■ **What you are asked to do**: Set down the records again, keeping each line exactly as it is.

■ **Task input**:
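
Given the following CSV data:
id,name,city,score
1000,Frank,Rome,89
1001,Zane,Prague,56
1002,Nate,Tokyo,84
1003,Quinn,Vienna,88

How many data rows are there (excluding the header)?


Counting rows (excluding header):
Header: id,name,city,score
Data rows: 4

ANSWER: 4


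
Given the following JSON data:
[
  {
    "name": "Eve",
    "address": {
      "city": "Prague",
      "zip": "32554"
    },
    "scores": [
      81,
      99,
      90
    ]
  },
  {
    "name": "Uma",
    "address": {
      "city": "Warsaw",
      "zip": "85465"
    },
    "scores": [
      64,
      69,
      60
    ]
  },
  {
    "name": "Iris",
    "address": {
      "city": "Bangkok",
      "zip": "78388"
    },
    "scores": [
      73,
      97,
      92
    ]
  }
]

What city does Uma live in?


Path: records[1].address.city
Value: Warsaw

ANSWER: Warsaw


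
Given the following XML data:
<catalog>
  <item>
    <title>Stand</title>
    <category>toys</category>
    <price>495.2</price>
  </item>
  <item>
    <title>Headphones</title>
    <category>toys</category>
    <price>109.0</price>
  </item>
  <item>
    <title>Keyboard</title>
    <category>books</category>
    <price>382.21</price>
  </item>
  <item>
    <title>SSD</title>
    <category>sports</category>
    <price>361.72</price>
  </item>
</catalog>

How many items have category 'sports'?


Scanning <item> elements for <category>sports</category>:
  Item 4: SSD -> MATCH
Count: 1

ANSWER: 1


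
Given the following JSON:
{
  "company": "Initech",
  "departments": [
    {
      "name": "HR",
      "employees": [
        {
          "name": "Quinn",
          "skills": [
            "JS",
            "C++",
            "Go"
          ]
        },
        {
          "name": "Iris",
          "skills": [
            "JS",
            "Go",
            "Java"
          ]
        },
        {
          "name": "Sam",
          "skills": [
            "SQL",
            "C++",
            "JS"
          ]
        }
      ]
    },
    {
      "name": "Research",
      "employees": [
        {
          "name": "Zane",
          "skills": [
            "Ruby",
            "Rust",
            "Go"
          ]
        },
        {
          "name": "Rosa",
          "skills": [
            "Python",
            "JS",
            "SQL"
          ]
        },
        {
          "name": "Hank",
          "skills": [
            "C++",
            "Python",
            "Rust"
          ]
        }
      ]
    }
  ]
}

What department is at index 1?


Path: departments[1].name
Value: Research

ANSWER: Research


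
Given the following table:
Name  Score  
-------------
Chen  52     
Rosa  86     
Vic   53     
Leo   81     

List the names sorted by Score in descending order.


Sorting by Score (descending):
  Rosa: 86
  Leo: 81
  Vic: 53
  Chen: 52


ANSWER: Rosa, Leo, Vic, Chen


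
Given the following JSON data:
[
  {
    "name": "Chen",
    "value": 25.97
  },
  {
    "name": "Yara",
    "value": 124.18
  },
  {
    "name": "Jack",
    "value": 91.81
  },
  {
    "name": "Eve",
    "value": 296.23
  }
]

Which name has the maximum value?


Comparing values:
  Chen: 25.97
  Yara: 124.18
  Jack: 91.81
  Eve: 296.23
Maximum: Eve (296.23)

ANSWER: Eve


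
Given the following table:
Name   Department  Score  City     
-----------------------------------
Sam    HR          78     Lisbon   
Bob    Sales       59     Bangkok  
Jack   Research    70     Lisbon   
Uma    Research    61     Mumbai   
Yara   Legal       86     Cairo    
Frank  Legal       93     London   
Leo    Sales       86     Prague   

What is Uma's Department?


Row 4: Uma
Department = Research

ANSWER: Research


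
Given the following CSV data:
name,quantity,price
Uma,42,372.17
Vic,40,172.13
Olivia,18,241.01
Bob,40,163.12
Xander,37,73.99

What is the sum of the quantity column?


Values in 'quantity' column:
  Row 1: 42
  Row 2: 40
  Row 3: 18
  Row 4: 40
  Row 5: 37
Sum = 42 + 40 + 18 + 40 + 37 = 177

ANSWER: 177


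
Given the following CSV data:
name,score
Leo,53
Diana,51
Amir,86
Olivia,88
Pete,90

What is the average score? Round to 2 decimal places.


Scores: 53, 51, 86, 88, 90
Sum = 368
Count = 5
Average = 368 / 5 = 73.60

ANSWER: 73.60


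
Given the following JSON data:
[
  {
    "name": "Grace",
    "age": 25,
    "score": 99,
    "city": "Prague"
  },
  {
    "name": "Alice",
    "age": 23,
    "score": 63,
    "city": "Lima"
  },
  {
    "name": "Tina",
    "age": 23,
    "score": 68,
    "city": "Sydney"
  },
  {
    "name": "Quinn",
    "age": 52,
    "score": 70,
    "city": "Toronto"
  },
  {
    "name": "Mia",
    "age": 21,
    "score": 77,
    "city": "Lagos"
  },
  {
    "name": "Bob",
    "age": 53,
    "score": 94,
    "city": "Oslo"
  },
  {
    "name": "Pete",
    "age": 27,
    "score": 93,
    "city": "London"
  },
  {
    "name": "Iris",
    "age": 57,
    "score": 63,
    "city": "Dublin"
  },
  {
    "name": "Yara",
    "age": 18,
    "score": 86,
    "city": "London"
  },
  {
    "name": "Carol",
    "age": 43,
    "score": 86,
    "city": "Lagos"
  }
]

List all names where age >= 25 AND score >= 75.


Checking both conditions:
  Grace (age=25, score=99) -> YES
  Alice (age=23, score=63) -> no
  Tina (age=23, score=68) -> no
  Quinn (age=52, score=70) -> no
  Mia (age=21, score=77) -> no
  Bob (age=53, score=94) -> YES
  Pete (age=27, score=93) -> YES
  Iris (age=57, score=63) -> no
  Yara (age=18, score=86) -> no
  Carol (age=43, score=86) -> YES


ANSWER: Grace, Bob, Pete, Carol


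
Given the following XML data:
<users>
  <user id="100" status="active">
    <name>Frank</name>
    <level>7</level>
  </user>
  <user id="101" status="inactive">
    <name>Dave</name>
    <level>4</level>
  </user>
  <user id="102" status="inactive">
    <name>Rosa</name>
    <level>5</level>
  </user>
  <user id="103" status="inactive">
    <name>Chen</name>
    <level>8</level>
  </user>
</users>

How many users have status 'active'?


Counting users with status='active':
  Frank (id=100) -> MATCH
Count: 1

ANSWER: 1


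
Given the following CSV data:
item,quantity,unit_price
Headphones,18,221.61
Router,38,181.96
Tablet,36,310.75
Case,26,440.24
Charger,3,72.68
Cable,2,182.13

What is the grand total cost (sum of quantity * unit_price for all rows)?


Computing row totals:
  Headphones: 18 * 221.61 = 3988.98
  Router: 38 * 181.96 = 6914.48
  Tablet: 36 * 310.75 = 11187.0
  Case: 26 * 440.24 = 11446.24
  Charger: 3 * 72.68 = 218.04
  Cable: 2 * 182.13 = 364.26
Grand total = 3988.98 + 6914.48 + 11187.0 + 11446.24 + 218.04 + 364.26 = 34119.0

ANSWER: 34119.0


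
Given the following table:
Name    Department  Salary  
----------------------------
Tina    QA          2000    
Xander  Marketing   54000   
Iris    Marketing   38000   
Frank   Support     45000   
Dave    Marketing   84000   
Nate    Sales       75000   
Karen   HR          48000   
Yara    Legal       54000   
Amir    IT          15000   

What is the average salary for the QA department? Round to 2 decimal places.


QA department members:
  Tina: 2000
Sum = 2000
Count = 1
Average = 2000 / 1 = 2000.00

ANSWER: 2000.00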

■ **Solved problem**:
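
Given the following CSV data:
id,name,city,score
1000,Frank,Rome,89
1001,Zane,Prague,56
1002,Nate,Tokyo,84
1003,Quinn,Vienna,88

How many data rows are there (excluding the header)?


Counting rows (excluding header):
Header: id,name,city,score
Data rows: 4

ANSWER: 4


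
Given the following JSON data:
[
  {
    "name": "Eve",
    "address": {
      "city": "Prague",
      "zip": "32554"
    },
    "scores": [
      81,
      99,
      90
    ]
  },
  {
    "name": "Uma",
    "address": {
      "city": "Warsaw",
      "zip": "85465"
    },
    "scores": [
      64,
      69,
      60
    ]
  },
  {
    "name": "Iris",
    "address": {
      "city": "Bangkok",
      "zip": "78388"
    },
    "scores": [
      73,
      97,
      92
    ]
  }
]

What city does Uma live in?


Path: records[1].address.city
Value: Warsaw

ANSWER: Warsaw


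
Given the following XML data:
<catalog>
  <item>
    <title>Stand</title>
    <category>toys</category>
    <price>495.2</price>
  </item>
  <item>
    <title>Headphones</title>
    <category>toys</category>
    <price>109.0</price>
  </item>
  <item>
    <title>Keyboard</title>
    <category>books</category>
    <price>382.21</price>
  </item>
  <item>
    <title>SSD</title>
    <category>sports</category>
    <price>361.72</price>
  </item>
</catalog>

How many items have category 'sports'?


Scanning <item> elements for <category>sports</category>:
  Item 4: SSD -> MATCH
Count: 1

ANSWER: 1


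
Given the following JSON:
{
  "company": "Initech",
  "departments": [
    {
      "name": "HR",
      "employees": [
        {
          "name": "Quinn",
          "skills": [
            "JS",
            "C++",
            "Go"
          ]
        },
        {
          "name": "Iris",
          "skills": [
            "JS",
            "Go",
            "Java"
          ]
        },
        {
          "name": "Sam",
          "skills": [
            "SQL",
            "C++",
            "JS"
          ]
        }
      ]
    },
    {
      "name": "Research",
      "employees": [
        {
          "name": "Zane",
          "skills": [
            "Ruby",
            "Rust",
            "Go"
          ]
        },
        {
          "name": "Rosa",
          "skills": [
            "Python",
            "JS",
            "SQL"
          ]
        },
        {
          "name": "Hank",
          "skills": [
            "C++",
            "Python",
            "Rust"
          ]
        }
      ]
    }
  ]
}

What department is at index 1?


Path: departments[1].name
Value: Research

ANSWER: Research


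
Given the following table:
Name  Score  
-------------
Chen  52     
Rosa  86     
Vic   53     
Leo   81     

List the names sorted by Score in descending order.


Sorting by Score (descending):
  Rosa: 86
  Leo: 81
  Vic: 53
  Chen: 52


ANSWER: Rosa, Leo, Vic, Chen


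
Given the following JSON data:
[
  {
    "name": "Chen",
    "value": 25.97
  },
  {
    "name": "Yara",
    "value": 124.18
  },
  {
    "name": "Jack",
    "value": 91.81
  },
  {
    "name": "Eve",
    "value": 296.23
  }
]

Which name has the maximum value?


Comparing values:
  Chen: 25.97
  Yara: 124.18
  Jack: 91.81
  Eve: 296.23
Maximum: Eve (296.23)

ANSWER: Eve


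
Given the following table:
Name   Department  Score  City     
-----------------------------------
Sam    HR          78     Lisbon   
Bob    Sales       59     Bangkok  
Jack   Research    70     Lisbon   
Uma    Research    61     Mumbai   
Yara   Legal       86     Cairo    
Frank  Legal       93     London   
Leo    Sales       86     Prague   

What is Uma's Department?


Row 4: Uma
Department = Research

ANSWER: Research


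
Given the following CSV data:
name,quantity,price
Uma,42,372.17
Vic,40,172.13
Olivia,18,241.01
Bob,40,163.12
Xander,37,73.99

What is the sum of the quantity column?


Values in 'quantity' column:
  Row 1: 42
  Row 2: 40
  Row 3: 18
  Row 4: 40
  Row 5: 37
Sum = 42 + 40 + 18 + 40 + 37 = 177

ANSWER: 177


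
Given the following CSV data:
name,score
Leo,53
Diana,51
Amir,86
Olivia,88
Pete,90

What is the average score? Round to 2 decimal places.


Scores: 53, 51, 86, 88, 90
Sum = 368
Count = 5
Average = 368 / 5 = 73.60

ANSWER: 73.60


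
Given the following JSON data:
[
  {
    "name": "Grace",
    "age": 25,
    "score": 99,
    "city": "Prague"
  },
  {
    "name": "Alice",
    "age": 23,
    "score": 63,
    "city": "Lima"
  },
  {
    "name": "Tina",
    "age": 23,
    "score": 68,
    "city": "Sydney"
  },
  {
    "name": "Quinn",
    "age": 52,
    "score": 70,
    "city": "Toronto"
  },
  {
    "name": "Mia",
    "age": 21,
    "score": 77,
    "city": "Lagos"
  },
  {
    "name": "Bob",
    "age": 53,
    "score": 94,
    "city": "Oslo"
  },
  {
    "name": "Pete",
    "age": 27,
    "score": 93,
    "city": "London"
  },
  {
    "name": "Iris",
    "age": 57,
    "score": 63,
    "city": "Dublin"
  },
  {
    "name": "Yara",
    "age": 18,
    "score": 86,
    "city": "London"
  },
  {
    "name": "Carol",
    "age": 43,
    "score": 86,
    "city": "Lagos"
  }
]

List all names where age >= 25 AND score >= 75.


Checking both conditions:
  Grace (age=25, score=99) -> YES
  Alice (age=23, score=63) -> no
  Tina (age=23, score=68) -> no
  Quinn (age=52, score=70) -> no
  Mia (age=21, score=77) -> no
  Bob (age=53, score=94) -> YES
  Pete (age=27, score=93) -> YES
  Iris (age=57, score=63) -> no
  Yara (age=18, score=86) -> no
  Carol (age=43, score=86) -> YES


ANSWER: Grace, Bob, Pete, Carol


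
Given the following XML data:
<users>
  <user id="100" status="active">
    <name>Frank</name>
    <level>7</level>
  </user>
  <user id="101" status="inactive">
    <name>Dave</name>
    <level>4</level>
  </user>
  <user id="102" status="inactive">
    <name>Rosa</name>
    <level>5</level>
  </user>
  <user id="103" status="inactive">
    <name>Chen</name>
    <level>8</level>
  </user>
</users>

How many users have status 'active'?


Counting users with status='active':
  Frank (id=100) -> MATCH
Count: 1

ANSWER: 1


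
Given the following CSV data:
item,quantity,unit_price
Headphones,18,221.61
Router,38,181.96
Tablet,36,310.75
Case,26,440.24
Charger,3,72.68
Cable,2,182.13

What is the grand total cost (sum of quantity * unit_price for all rows)?


Computing row totals:
  Headphones: 18 * 221.61 = 3988.98
  Router: 38 * 181.96 = 6914.48
  Tablet: 36 * 310.75 = 11187.0
  Case: 26 * 440.24 = 11446.24
  Charger: 3 * 72.68 = 218.04
  Cable: 2 * 182.13 = 364.26
Grand total = 3988.98 + 6914.48 + 11187.0 + 11446.24 + 218.04 + 364.26 = 34119.0

ANSWER: 34119.0


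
Given the following table:
Name    Department  Salary  
----------------------------
Tina    QA          2000    
Xander  Marketing   54000   
Iris    Marketing   38000   
Frank   Support     45000   
Dave    Marketing   84000   
Nate    Sales       75000   
Karen   HR          48000   
Yara    Legal       54000   
Amir    IT          15000   

What is the average salary for the QA department? Round to 2 decimal places.


QA department members:
  Tina: 2000
Sum = 2000
Count = 1
Average = 2000 / 1 = 2000.00

ANSWER: 2000.00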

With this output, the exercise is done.